=== WORK INSTRUCTION ===
Write out the entries below exactly, from the first line to the one with "Walls at: (x=1, y=0), (x=2, y=2), (x=0, y=3), (x=2, y=3)", both ends included.

=== RECORDS PROVIDED ===

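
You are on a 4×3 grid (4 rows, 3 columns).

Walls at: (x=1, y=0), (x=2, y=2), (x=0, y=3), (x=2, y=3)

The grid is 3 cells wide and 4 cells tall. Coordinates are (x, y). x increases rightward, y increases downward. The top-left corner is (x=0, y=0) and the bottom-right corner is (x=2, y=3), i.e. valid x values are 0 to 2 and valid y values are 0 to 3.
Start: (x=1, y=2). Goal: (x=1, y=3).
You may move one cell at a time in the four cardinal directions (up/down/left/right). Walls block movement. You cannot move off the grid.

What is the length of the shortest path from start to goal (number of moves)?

BFS from (x=1, y=2) until reaching (x=1, y=3):
  Distance 0: (x=1, y=2)
  Distance 1: (x=1, y=1), (x=0, y=2), (x=1, y=3)  <- goal reached here
One shortest path (1 moves): (x=1, y=2) -> (x=1, y=3)

Answer: Shortest path length: 1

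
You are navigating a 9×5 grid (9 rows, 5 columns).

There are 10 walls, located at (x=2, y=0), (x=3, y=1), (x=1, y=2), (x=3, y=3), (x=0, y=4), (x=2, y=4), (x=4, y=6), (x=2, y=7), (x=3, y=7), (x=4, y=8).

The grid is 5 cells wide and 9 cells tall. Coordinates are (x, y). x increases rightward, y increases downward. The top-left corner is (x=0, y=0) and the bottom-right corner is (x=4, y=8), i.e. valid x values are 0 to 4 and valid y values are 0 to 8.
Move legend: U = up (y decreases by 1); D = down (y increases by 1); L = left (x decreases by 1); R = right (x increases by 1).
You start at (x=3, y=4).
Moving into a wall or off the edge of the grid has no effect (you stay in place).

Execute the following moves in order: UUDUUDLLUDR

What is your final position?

Start: (x=3, y=4)
  U (up): blocked, stay at (x=3, y=4)
  U (up): blocked, stay at (x=3, y=4)
  D (down): (x=3, y=4) -> (x=3, y=5)
  U (up): (x=3, y=5) -> (x=3, y=4)
  U (up): blocked, stay at (x=3, y=4)
  D (down): (x=3, y=4) -> (x=3, y=5)
  L (left): (x=3, y=5) -> (x=2, y=5)
  L (left): (x=2, y=5) -> (x=1, y=5)
  U (up): (x=1, y=5) -> (x=1, y=4)
  D (down): (x=1, y=4) -> (x=1, y=5)
  R (right): (x=1, y=5) -> (x=2, y=5)
Final: (x=2, y=5)

Answer: Final position: (x=2, y=5)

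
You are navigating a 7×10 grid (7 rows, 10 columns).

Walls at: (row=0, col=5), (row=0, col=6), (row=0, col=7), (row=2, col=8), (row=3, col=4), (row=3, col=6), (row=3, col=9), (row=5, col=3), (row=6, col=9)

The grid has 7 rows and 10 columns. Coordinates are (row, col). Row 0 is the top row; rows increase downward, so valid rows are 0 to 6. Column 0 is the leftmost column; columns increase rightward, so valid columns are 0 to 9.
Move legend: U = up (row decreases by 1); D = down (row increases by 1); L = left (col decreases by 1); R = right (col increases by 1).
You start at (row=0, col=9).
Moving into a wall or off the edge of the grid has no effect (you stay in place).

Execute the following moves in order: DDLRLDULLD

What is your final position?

Answer: Final position: (row=2, col=7)

Derivation:
Start: (row=0, col=9)
  D (down): (row=0, col=9) -> (row=1, col=9)
  D (down): (row=1, col=9) -> (row=2, col=9)
  L (left): blocked, stay at (row=2, col=9)
  R (right): blocked, stay at (row=2, col=9)
  L (left): blocked, stay at (row=2, col=9)
  D (down): blocked, stay at (row=2, col=9)
  U (up): (row=2, col=9) -> (row=1, col=9)
  L (left): (row=1, col=9) -> (row=1, col=8)
  L (left): (row=1, col=8) -> (row=1, col=7)
  D (down): (row=1, col=7) -> (row=2, col=7)
Final: (row=2, col=7)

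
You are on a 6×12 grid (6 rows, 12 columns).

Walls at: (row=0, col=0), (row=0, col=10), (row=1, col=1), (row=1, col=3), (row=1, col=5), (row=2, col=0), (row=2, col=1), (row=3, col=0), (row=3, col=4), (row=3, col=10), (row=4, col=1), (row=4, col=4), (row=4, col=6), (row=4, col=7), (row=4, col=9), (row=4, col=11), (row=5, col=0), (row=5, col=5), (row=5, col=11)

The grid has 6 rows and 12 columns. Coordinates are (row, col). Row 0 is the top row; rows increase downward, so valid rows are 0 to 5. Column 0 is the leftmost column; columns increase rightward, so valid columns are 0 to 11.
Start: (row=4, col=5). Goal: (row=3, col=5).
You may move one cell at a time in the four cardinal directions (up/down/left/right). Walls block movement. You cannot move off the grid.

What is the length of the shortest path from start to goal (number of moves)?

Answer: Shortest path length: 1

Derivation:
BFS from (row=4, col=5) until reaching (row=3, col=5):
  Distance 0: (row=4, col=5)
  Distance 1: (row=3, col=5)  <- goal reached here
One shortest path (1 moves): (row=4, col=5) -> (row=3, col=5)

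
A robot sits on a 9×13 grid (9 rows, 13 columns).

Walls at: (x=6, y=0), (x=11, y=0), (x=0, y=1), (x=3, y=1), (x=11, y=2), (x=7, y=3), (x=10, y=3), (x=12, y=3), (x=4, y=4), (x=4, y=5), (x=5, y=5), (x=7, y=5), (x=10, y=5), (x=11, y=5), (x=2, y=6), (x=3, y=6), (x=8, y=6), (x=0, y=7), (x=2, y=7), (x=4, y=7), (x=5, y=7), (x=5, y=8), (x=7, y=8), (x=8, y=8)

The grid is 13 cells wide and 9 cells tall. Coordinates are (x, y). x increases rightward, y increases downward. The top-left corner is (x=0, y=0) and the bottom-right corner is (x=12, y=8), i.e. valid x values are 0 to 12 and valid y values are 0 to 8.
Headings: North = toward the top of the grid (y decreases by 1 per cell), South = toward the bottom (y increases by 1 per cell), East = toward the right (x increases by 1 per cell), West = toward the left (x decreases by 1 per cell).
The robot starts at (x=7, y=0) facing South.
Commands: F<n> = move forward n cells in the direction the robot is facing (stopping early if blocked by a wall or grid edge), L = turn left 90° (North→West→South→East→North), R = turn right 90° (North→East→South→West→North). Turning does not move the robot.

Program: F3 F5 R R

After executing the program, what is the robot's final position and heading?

Start: (x=7, y=0), facing South
  F3: move forward 2/3 (blocked), now at (x=7, y=2)
  F5: move forward 0/5 (blocked), now at (x=7, y=2)
  R: turn right, now facing West
  R: turn right, now facing North
Final: (x=7, y=2), facing North

Answer: Final position: (x=7, y=2), facing North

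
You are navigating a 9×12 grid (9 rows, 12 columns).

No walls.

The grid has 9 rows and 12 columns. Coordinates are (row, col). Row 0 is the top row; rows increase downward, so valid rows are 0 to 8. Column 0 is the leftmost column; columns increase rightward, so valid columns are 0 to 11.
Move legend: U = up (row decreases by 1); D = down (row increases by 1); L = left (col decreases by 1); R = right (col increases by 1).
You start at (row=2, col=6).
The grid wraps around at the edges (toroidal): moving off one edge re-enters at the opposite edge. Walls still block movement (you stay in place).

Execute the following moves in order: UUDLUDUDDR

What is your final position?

Answer: Final position: (row=2, col=6)

Derivation:
Start: (row=2, col=6)
  U (up): (row=2, col=6) -> (row=1, col=6)
  U (up): (row=1, col=6) -> (row=0, col=6)
  D (down): (row=0, col=6) -> (row=1, col=6)
  L (left): (row=1, col=6) -> (row=1, col=5)
  U (up): (row=1, col=5) -> (row=0, col=5)
  D (down): (row=0, col=5) -> (row=1, col=5)
  U (up): (row=1, col=5) -> (row=0, col=5)
  D (down): (row=0, col=5) -> (row=1, col=5)
  D (down): (row=1, col=5) -> (row=2, col=5)
  R (right): (row=2, col=5) -> (row=2, col=6)
Final: (row=2, col=6)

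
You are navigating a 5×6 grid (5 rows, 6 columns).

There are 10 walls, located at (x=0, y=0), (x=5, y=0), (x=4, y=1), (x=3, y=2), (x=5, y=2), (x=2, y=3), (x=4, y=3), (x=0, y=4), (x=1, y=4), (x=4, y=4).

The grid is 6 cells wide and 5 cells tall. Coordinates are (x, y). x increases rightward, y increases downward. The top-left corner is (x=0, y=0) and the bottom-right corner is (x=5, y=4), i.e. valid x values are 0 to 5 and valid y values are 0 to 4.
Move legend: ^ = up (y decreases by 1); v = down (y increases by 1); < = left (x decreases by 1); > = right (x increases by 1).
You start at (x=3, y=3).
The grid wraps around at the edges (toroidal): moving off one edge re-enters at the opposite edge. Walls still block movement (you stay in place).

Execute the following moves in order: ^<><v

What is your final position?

Answer: Final position: (x=3, y=4)

Derivation:
Start: (x=3, y=3)
  ^ (up): blocked, stay at (x=3, y=3)
  < (left): blocked, stay at (x=3, y=3)
  > (right): blocked, stay at (x=3, y=3)
  < (left): blocked, stay at (x=3, y=3)
  v (down): (x=3, y=3) -> (x=3, y=4)
Final: (x=3, y=4)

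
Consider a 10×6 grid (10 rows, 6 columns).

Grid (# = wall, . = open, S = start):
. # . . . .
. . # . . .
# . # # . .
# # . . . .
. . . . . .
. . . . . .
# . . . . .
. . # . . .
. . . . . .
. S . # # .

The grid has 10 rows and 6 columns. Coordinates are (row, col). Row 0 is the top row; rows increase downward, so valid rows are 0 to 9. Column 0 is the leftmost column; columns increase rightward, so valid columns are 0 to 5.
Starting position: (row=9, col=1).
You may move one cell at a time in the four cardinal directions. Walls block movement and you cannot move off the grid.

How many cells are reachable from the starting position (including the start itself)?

BFS flood-fill from (row=9, col=1):
  Distance 0: (row=9, col=1)
  Distance 1: (row=8, col=1), (row=9, col=0), (row=9, col=2)
  Distance 2: (row=7, col=1), (row=8, col=0), (row=8, col=2)
  Distance 3: (row=6, col=1), (row=7, col=0), (row=8, col=3)
  Distance 4: (row=5, col=1), (row=6, col=2), (row=7, col=3), (row=8, col=4)
  Distance 5: (row=4, col=1), (row=5, col=0), (row=5, col=2), (row=6, col=3), (row=7, col=4), (row=8, col=5)
  Distance 6: (row=4, col=0), (row=4, col=2), (row=5, col=3), (row=6, col=4), (row=7, col=5), (row=9, col=5)
  Distance 7: (row=3, col=2), (row=4, col=3), (row=5, col=4), (row=6, col=5)
  Distance 8: (row=3, col=3), (row=4, col=4), (row=5, col=5)
  Distance 9: (row=3, col=4), (row=4, col=5)
  Distance 10: (row=2, col=4), (row=3, col=5)
  Distance 11: (row=1, col=4), (row=2, col=5)
  Distance 12: (row=0, col=4), (row=1, col=3), (row=1, col=5)
  Distance 13: (row=0, col=3), (row=0, col=5)
  Distance 14: (row=0, col=2)
Total reachable: 45 (grid has 49 open cells total)

Answer: Reachable cells: 45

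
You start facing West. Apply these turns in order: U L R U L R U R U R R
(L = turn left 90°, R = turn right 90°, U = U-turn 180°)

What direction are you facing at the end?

Start: West
  U (U-turn (180°)) -> East
  L (left (90° counter-clockwise)) -> North
  R (right (90° clockwise)) -> East
  U (U-turn (180°)) -> West
  L (left (90° counter-clockwise)) -> South
  R (right (90° clockwise)) -> West
  U (U-turn (180°)) -> East
  R (right (90° clockwise)) -> South
  U (U-turn (180°)) -> North
  R (right (90° clockwise)) -> East
  R (right (90° clockwise)) -> South
Final: South

Answer: Final heading: South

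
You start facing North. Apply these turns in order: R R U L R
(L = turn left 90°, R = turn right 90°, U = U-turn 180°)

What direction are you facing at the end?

Answer: Final heading: North

Derivation:
Start: North
  R (right (90° clockwise)) -> East
  R (right (90° clockwise)) -> South
  U (U-turn (180°)) -> North
  L (left (90° counter-clockwise)) -> West
  R (right (90° clockwise)) -> North
Final: North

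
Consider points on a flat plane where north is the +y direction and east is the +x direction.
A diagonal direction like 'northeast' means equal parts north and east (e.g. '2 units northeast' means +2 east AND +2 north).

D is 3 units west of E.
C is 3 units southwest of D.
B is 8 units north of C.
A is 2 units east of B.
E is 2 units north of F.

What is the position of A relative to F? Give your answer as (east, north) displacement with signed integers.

Answer: A is at (east=-4, north=7) relative to F.

Derivation:
Place F at the origin (east=0, north=0).
  E is 2 units north of F: delta (east=+0, north=+2); E at (east=0, north=2).
  D is 3 units west of E: delta (east=-3, north=+0); D at (east=-3, north=2).
  C is 3 units southwest of D: delta (east=-3, north=-3); C at (east=-6, north=-1).
  B is 8 units north of C: delta (east=+0, north=+8); B at (east=-6, north=7).
  A is 2 units east of B: delta (east=+2, north=+0); A at (east=-4, north=7).
Therefore A relative to F: (east=-4, north=7).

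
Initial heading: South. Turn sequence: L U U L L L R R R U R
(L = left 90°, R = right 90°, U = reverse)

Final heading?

Start: South
  L (left (90° counter-clockwise)) -> East
  U (U-turn (180°)) -> West
  U (U-turn (180°)) -> East
  L (left (90° counter-clockwise)) -> North
  L (left (90° counter-clockwise)) -> West
  L (left (90° counter-clockwise)) -> South
  R (right (90° clockwise)) -> West
  R (right (90° clockwise)) -> North
  R (right (90° clockwise)) -> East
  U (U-turn (180°)) -> West
  R (right (90° clockwise)) -> North
Final: North

Answer: Final heading: North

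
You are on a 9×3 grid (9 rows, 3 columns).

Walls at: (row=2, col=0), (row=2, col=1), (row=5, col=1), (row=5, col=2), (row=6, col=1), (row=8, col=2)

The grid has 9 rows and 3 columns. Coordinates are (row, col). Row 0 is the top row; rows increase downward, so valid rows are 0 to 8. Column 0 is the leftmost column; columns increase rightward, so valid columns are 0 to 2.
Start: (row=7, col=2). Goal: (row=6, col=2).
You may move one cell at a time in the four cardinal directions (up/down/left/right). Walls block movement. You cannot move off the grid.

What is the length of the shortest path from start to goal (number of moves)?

Answer: Shortest path length: 1

Derivation:
BFS from (row=7, col=2) until reaching (row=6, col=2):
  Distance 0: (row=7, col=2)
  Distance 1: (row=6, col=2), (row=7, col=1)  <- goal reached here
One shortest path (1 moves): (row=7, col=2) -> (row=6, col=2)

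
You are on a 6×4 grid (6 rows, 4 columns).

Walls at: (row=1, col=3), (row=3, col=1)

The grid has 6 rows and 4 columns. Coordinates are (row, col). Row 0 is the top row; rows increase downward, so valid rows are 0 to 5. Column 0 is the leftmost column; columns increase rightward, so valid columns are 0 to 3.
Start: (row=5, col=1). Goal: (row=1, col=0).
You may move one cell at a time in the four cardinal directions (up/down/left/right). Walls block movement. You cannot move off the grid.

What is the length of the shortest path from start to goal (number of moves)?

Answer: Shortest path length: 5

Derivation:
BFS from (row=5, col=1) until reaching (row=1, col=0):
  Distance 0: (row=5, col=1)
  Distance 1: (row=4, col=1), (row=5, col=0), (row=5, col=2)
  Distance 2: (row=4, col=0), (row=4, col=2), (row=5, col=3)
  Distance 3: (row=3, col=0), (row=3, col=2), (row=4, col=3)
  Distance 4: (row=2, col=0), (row=2, col=2), (row=3, col=3)
  Distance 5: (row=1, col=0), (row=1, col=2), (row=2, col=1), (row=2, col=3)  <- goal reached here
One shortest path (5 moves): (row=5, col=1) -> (row=5, col=0) -> (row=4, col=0) -> (row=3, col=0) -> (row=2, col=0) -> (row=1, col=0)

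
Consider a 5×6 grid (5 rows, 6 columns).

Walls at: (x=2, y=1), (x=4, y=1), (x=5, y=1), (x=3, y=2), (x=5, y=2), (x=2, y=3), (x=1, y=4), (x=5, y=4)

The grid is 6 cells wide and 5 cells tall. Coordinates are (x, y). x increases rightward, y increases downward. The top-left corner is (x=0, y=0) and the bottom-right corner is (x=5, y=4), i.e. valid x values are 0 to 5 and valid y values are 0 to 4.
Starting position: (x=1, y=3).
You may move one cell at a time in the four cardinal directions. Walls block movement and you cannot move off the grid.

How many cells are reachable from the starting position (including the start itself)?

Answer: Reachable cells: 15

Derivation:
BFS flood-fill from (x=1, y=3):
  Distance 0: (x=1, y=3)
  Distance 1: (x=1, y=2), (x=0, y=3)
  Distance 2: (x=1, y=1), (x=0, y=2), (x=2, y=2), (x=0, y=4)
  Distance 3: (x=1, y=0), (x=0, y=1)
  Distance 4: (x=0, y=0), (x=2, y=0)
  Distance 5: (x=3, y=0)
  Distance 6: (x=4, y=0), (x=3, y=1)
  Distance 7: (x=5, y=0)
Total reachable: 15 (grid has 22 open cells total)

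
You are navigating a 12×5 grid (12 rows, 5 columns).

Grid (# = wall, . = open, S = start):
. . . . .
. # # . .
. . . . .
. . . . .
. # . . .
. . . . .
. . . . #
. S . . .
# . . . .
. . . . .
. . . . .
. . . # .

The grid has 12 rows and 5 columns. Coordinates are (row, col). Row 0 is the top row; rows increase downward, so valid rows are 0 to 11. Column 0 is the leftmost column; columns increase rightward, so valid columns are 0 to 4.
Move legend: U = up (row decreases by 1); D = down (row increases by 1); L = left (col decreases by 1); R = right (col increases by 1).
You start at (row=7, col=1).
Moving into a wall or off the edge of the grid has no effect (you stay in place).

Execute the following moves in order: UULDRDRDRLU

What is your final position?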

=== RESULT FOR THIS EXERCISE ===
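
You are on a 4×3 grid (4 rows, 3 columns).

Walls at: (x=1, y=0), (x=2, y=2), (x=0, y=3), (x=2, y=3)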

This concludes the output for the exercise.